▸ YOUR GOAL: Each record below has to be printed verbatim.

▸ PROVIDED DATA:

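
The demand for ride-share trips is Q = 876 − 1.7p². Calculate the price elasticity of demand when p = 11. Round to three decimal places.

-0.614

At p = 11, Q = 670.3.
dQ/dp = −2·1.7·p = −37.4.
Point elasticity E = (dQ/dp)·(p/Q) = -37.4 × 11/670.3 ≈ -0.614.
|E| < 1, so demand is inelastic at this price.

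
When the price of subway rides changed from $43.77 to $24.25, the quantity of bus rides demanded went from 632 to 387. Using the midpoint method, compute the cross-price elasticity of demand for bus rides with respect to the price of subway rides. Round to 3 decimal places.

%ΔQ_x = (387 − 632)/[(632+387)/2] = -245/509.5 ≈ -0.4809.
%ΔP_y = (24.25 − 43.77)/[(43.77+24.25)/2] ≈ -0.5739.
E_xy = -0.4809/-0.5739 ≈ 0.838.
E_xy > 0, so bus rides and subway rides are substitutes.

0.838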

▸ ANSWER FOR THIS EXERCISE:
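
The demand for ride-share trips is Q = 876 − 1.7p². Calculate the price elasticity of demand when p = 11. Round to three decimal places.

-0.614

At p = 11, Q = 670.3.
dQ/dp = −2·1.7·p = −37.4.
Point elasticity E = (dQ/dp)·(p/Q) = -37.4 × 11/670.3 ≈ -0.614.
|E| < 1, so demand is inelastic at this price.

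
When the price of subway rides changed from $43.77 to $24.25, the quantity of bus rides demanded went from 632 to 387. Using the midpoint method, compute the cross-price elasticity of demand for bus rides with respect to the price of subway rides. Round to 3 decimal places.

%ΔQ_x = (387 − 632)/[(632+387)/2] = -245/509.5 ≈ -0.4809.
%ΔP_y = (24.25 − 43.77)/[(43.77+24.25)/2] ≈ -0.5739.
E_xy = -0.4809/-0.5739 ≈ 0.838.
E_xy > 0, so bus rides and subway rides are substitutes.

0.838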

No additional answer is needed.